Records
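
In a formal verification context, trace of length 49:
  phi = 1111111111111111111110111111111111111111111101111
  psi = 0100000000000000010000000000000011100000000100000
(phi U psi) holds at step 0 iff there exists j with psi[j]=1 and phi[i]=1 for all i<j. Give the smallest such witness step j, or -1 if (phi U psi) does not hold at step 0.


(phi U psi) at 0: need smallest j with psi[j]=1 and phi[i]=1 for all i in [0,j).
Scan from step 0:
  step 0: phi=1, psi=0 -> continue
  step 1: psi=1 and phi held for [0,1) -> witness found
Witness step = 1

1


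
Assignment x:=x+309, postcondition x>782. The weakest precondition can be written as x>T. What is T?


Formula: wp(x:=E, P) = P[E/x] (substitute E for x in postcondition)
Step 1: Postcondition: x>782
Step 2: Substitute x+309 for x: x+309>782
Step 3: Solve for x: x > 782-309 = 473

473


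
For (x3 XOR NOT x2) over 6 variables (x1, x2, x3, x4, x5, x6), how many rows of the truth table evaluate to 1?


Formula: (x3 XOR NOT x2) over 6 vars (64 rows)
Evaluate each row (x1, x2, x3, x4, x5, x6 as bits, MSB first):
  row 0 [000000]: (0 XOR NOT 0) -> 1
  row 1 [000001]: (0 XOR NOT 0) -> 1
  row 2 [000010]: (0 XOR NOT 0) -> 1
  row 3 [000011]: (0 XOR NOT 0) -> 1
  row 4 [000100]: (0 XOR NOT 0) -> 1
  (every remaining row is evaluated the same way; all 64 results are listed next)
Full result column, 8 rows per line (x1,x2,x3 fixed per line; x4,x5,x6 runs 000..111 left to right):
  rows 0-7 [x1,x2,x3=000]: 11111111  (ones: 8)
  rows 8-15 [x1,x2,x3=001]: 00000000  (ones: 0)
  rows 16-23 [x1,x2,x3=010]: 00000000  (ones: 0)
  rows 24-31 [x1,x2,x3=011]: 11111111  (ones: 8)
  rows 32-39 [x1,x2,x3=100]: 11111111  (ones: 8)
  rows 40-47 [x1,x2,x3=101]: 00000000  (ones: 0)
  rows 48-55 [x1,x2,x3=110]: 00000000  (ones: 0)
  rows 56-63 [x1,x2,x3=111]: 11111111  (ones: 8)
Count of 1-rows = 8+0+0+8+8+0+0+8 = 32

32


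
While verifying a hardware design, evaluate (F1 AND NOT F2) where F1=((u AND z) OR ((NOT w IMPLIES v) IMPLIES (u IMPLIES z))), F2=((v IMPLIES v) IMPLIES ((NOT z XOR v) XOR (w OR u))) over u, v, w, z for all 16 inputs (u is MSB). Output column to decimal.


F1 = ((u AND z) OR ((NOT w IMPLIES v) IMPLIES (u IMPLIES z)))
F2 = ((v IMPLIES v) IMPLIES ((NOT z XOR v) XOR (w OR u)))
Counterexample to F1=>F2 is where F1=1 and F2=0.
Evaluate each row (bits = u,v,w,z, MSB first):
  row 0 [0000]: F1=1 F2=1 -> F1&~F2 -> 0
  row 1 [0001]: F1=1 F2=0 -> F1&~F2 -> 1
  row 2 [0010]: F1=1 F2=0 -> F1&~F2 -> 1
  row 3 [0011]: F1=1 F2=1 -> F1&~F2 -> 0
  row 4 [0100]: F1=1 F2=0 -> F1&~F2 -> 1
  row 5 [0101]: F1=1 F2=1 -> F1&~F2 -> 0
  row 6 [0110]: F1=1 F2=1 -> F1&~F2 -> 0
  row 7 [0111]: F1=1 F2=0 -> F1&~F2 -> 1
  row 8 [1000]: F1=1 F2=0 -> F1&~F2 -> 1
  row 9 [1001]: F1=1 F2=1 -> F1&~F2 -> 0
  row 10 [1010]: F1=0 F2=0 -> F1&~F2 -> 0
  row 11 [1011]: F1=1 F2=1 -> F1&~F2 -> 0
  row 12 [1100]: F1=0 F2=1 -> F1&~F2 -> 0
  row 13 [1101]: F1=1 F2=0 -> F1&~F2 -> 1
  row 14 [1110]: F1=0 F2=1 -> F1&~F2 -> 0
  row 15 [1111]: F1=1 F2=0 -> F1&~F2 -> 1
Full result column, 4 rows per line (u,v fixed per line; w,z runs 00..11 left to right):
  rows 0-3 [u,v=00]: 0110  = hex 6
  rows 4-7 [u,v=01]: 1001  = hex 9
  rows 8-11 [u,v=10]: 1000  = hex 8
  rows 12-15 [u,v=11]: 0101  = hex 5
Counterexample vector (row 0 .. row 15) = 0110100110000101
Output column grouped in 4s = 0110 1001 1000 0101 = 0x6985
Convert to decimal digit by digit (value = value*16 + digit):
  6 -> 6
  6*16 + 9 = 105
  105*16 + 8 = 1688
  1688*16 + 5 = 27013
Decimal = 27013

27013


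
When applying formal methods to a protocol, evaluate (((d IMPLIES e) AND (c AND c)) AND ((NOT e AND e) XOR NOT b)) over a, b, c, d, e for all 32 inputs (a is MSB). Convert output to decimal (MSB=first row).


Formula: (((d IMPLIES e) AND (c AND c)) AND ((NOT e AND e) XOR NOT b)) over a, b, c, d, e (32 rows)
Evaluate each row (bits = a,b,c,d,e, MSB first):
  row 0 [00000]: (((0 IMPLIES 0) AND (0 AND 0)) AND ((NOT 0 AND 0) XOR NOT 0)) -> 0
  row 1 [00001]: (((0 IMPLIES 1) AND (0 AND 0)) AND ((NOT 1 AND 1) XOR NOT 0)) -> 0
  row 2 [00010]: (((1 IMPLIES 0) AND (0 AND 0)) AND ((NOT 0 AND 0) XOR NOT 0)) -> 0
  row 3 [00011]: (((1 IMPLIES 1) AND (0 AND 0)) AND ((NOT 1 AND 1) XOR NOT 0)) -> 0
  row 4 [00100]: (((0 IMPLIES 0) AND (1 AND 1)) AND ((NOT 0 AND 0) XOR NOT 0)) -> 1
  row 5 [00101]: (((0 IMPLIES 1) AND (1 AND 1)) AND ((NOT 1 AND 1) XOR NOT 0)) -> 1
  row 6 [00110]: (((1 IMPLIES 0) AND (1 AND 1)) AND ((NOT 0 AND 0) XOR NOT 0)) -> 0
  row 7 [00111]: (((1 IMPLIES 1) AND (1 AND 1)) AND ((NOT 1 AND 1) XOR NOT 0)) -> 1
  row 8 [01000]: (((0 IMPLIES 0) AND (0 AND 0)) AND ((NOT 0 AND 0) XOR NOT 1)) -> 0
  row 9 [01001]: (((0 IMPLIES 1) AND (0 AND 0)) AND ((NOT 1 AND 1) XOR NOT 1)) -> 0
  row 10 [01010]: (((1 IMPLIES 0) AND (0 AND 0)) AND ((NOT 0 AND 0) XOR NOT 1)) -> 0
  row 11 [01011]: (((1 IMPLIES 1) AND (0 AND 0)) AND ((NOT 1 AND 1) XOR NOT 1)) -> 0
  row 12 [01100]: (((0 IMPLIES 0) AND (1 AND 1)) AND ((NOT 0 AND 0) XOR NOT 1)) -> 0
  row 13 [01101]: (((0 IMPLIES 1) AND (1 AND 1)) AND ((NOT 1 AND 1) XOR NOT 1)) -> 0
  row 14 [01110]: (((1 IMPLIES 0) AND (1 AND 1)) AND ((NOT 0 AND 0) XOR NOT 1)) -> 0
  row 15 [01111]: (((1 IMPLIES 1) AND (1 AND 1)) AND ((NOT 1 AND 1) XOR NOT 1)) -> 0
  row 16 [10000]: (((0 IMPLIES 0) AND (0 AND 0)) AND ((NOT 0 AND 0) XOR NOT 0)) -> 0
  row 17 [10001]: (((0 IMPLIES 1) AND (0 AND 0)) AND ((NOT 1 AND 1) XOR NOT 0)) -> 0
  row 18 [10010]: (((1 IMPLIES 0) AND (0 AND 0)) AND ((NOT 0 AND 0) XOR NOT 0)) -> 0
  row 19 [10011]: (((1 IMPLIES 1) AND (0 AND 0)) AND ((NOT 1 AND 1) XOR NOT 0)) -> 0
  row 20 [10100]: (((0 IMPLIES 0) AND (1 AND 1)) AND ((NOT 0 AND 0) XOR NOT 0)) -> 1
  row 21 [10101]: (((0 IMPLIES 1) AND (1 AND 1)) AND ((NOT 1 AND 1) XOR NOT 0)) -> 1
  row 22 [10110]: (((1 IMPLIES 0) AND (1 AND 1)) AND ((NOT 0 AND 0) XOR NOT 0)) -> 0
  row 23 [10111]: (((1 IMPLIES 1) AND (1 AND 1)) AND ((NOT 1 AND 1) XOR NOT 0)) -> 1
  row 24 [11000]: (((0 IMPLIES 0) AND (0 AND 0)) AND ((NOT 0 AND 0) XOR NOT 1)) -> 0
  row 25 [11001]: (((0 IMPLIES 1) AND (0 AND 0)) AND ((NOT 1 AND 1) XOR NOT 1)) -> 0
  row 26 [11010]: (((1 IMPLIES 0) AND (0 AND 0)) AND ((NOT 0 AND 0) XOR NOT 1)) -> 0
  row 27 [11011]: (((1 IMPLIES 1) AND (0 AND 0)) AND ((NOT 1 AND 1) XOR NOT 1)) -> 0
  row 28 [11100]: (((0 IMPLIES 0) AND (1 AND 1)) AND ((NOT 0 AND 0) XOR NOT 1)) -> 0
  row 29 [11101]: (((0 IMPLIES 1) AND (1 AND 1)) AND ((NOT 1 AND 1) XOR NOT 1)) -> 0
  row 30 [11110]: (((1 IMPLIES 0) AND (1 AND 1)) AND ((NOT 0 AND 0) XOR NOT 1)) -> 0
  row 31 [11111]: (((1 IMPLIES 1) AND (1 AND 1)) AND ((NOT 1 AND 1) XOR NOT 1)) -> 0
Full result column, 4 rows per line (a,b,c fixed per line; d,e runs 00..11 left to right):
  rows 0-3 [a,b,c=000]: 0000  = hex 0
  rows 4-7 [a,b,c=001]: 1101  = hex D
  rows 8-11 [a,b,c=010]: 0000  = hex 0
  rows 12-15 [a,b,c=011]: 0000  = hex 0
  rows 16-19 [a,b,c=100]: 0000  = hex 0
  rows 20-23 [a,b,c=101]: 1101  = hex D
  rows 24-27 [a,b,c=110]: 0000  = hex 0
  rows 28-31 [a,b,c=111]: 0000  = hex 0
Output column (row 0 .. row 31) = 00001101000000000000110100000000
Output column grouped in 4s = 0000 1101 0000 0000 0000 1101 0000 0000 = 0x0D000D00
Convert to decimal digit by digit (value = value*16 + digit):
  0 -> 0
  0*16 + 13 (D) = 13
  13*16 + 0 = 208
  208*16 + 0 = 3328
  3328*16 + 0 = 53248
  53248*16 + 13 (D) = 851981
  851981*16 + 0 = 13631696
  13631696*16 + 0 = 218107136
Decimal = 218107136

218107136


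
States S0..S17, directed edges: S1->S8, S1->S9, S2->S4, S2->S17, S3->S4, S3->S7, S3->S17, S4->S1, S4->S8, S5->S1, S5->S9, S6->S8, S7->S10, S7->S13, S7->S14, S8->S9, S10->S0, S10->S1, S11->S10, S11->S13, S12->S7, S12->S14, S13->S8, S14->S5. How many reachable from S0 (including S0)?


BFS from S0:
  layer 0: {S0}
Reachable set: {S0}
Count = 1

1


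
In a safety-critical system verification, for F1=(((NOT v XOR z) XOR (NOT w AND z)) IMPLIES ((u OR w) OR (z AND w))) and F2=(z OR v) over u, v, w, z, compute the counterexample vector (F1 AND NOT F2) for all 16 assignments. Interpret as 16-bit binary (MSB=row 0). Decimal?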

---

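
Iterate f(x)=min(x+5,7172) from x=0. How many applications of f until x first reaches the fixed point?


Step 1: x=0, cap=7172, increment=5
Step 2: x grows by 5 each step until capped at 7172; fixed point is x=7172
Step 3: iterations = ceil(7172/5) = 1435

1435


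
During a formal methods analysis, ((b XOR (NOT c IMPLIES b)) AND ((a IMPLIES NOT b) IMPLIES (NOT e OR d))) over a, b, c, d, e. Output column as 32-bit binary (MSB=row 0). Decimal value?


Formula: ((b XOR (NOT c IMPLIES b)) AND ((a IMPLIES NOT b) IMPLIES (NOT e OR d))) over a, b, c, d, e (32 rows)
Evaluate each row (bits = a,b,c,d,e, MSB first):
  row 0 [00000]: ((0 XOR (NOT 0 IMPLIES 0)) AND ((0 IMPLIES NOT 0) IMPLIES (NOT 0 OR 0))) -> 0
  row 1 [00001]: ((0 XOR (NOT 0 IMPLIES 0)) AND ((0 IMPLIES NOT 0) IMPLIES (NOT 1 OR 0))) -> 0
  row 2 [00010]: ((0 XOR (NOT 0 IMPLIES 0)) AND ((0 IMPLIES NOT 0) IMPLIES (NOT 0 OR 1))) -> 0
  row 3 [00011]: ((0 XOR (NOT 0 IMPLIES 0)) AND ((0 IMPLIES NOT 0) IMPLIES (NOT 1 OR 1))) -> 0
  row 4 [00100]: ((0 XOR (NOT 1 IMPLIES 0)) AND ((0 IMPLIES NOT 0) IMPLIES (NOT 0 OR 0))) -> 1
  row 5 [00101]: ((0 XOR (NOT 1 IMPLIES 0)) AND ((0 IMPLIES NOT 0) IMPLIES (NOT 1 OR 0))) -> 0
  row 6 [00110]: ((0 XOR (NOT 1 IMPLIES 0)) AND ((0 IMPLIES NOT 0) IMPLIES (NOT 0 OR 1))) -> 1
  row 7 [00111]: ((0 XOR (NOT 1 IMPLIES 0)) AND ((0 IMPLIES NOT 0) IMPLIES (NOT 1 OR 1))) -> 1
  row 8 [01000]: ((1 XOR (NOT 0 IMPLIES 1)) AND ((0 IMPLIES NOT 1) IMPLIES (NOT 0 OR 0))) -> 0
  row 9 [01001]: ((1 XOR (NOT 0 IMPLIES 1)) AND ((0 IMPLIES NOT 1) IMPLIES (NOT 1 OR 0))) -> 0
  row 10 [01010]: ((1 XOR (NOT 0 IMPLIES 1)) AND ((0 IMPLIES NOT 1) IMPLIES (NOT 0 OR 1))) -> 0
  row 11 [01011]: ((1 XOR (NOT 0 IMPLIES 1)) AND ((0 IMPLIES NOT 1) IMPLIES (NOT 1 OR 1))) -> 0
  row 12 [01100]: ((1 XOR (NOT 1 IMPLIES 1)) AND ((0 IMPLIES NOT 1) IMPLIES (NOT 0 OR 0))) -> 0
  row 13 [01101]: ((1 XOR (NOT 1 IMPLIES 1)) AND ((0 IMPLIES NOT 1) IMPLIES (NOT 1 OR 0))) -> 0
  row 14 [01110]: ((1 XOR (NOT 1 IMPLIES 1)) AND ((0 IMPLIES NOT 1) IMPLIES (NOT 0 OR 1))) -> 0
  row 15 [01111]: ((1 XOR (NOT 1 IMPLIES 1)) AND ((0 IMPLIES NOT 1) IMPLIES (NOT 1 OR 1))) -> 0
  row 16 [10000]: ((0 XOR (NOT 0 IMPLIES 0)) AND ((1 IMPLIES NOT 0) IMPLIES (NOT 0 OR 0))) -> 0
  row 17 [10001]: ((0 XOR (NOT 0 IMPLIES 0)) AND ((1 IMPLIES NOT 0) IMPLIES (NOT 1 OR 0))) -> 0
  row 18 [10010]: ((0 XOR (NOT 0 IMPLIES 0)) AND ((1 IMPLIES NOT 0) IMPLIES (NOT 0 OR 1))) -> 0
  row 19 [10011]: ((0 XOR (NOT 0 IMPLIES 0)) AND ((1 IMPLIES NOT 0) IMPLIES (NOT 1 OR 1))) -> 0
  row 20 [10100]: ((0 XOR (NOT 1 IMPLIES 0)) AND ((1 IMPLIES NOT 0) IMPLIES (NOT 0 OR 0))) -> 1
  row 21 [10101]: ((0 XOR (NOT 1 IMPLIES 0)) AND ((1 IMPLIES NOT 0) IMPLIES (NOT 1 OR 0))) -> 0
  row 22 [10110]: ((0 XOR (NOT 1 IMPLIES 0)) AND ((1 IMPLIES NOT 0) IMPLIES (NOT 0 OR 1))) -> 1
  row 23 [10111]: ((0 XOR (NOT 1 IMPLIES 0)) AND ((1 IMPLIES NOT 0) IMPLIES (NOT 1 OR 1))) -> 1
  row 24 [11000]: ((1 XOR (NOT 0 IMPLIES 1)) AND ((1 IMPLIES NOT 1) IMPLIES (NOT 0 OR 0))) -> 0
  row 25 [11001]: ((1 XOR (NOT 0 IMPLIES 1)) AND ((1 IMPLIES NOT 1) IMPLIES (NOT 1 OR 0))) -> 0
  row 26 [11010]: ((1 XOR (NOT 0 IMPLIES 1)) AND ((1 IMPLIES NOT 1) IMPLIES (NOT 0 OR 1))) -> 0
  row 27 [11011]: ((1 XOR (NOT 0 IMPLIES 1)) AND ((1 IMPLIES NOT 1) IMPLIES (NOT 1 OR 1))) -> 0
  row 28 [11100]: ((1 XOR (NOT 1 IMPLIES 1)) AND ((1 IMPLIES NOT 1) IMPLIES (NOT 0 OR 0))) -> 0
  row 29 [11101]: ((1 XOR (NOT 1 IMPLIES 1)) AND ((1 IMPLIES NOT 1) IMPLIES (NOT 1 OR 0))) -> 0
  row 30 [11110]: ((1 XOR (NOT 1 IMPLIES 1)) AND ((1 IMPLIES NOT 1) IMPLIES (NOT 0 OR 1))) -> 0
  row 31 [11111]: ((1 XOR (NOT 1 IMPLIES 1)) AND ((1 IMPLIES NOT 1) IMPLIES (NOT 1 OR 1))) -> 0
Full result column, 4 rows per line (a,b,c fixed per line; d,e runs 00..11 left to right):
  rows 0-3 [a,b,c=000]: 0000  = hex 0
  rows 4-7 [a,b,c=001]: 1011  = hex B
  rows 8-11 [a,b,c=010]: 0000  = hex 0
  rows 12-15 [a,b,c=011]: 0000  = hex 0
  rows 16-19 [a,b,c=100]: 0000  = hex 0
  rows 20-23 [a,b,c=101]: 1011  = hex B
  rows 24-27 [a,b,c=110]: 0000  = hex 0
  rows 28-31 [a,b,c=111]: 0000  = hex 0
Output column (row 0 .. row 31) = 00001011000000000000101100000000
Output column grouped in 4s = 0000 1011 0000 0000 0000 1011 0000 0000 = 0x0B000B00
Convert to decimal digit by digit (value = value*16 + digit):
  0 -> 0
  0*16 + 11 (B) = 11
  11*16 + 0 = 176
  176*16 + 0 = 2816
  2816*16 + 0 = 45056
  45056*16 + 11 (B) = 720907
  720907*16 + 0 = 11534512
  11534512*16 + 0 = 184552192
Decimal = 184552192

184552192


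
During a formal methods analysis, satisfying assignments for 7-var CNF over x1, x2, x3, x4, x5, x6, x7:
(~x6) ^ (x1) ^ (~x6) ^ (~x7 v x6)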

--

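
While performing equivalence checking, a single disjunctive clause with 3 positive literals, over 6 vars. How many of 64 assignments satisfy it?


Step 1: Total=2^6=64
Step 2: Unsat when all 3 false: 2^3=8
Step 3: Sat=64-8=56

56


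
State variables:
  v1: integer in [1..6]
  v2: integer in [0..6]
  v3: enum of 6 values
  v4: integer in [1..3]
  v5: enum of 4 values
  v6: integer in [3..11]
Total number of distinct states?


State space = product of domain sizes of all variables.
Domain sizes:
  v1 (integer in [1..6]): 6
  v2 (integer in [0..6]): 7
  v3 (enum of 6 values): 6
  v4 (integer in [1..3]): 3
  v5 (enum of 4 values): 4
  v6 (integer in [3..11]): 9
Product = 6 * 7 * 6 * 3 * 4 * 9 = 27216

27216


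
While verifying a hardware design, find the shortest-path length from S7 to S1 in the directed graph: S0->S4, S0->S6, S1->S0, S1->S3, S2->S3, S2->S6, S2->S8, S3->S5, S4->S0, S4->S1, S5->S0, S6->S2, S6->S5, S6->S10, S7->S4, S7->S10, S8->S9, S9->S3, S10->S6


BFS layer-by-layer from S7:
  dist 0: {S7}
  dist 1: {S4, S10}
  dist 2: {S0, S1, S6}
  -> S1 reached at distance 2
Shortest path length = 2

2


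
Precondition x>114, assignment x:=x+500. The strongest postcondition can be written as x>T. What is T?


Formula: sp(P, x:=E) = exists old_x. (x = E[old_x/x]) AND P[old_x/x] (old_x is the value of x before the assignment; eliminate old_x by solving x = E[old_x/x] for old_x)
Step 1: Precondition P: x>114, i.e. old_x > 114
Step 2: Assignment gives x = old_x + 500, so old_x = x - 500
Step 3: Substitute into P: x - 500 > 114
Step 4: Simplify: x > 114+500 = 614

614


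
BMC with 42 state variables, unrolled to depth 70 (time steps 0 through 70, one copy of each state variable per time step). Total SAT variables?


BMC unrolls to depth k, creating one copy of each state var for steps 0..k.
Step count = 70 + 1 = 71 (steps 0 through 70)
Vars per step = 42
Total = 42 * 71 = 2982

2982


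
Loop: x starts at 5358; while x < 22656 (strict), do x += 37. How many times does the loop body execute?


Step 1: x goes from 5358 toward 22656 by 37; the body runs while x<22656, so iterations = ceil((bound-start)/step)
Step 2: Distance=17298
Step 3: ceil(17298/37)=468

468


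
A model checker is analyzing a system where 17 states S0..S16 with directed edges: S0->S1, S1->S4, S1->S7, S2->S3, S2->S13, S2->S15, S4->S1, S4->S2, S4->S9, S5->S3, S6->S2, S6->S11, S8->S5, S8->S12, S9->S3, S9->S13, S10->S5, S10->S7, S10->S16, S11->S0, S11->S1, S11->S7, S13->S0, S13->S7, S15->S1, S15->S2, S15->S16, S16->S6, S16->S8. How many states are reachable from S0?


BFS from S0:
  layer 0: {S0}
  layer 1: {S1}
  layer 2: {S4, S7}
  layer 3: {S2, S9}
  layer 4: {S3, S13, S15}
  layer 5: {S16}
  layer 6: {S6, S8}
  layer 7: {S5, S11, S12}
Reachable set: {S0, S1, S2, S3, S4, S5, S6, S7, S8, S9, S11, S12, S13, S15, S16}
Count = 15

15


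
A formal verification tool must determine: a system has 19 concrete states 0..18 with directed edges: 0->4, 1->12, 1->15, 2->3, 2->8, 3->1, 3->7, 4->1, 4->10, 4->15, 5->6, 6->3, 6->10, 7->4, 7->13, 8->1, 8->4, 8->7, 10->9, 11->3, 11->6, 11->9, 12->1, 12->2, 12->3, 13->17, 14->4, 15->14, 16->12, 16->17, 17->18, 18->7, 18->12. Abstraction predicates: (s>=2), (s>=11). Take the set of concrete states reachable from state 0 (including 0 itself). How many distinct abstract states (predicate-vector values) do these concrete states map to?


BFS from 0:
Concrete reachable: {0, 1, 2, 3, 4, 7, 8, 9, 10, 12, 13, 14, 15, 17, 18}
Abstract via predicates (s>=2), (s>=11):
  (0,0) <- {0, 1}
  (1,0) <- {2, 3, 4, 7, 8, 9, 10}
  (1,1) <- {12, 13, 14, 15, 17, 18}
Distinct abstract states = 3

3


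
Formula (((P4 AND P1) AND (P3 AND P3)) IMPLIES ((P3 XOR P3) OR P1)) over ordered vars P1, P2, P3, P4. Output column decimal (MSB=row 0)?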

Work to complete
Reproducing the whole listing above is not the task. Copy exactly only the lines from the one with "In a formal" to the one with "psi = 0100000000000000010000000000000011100000000100000", both kept.

Answer section
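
In a formal verification context, trace of length 49:
  phi = 1111111111111111111110111111111111111111111101111
  psi = 0100000000000000010000000000000011100000000100000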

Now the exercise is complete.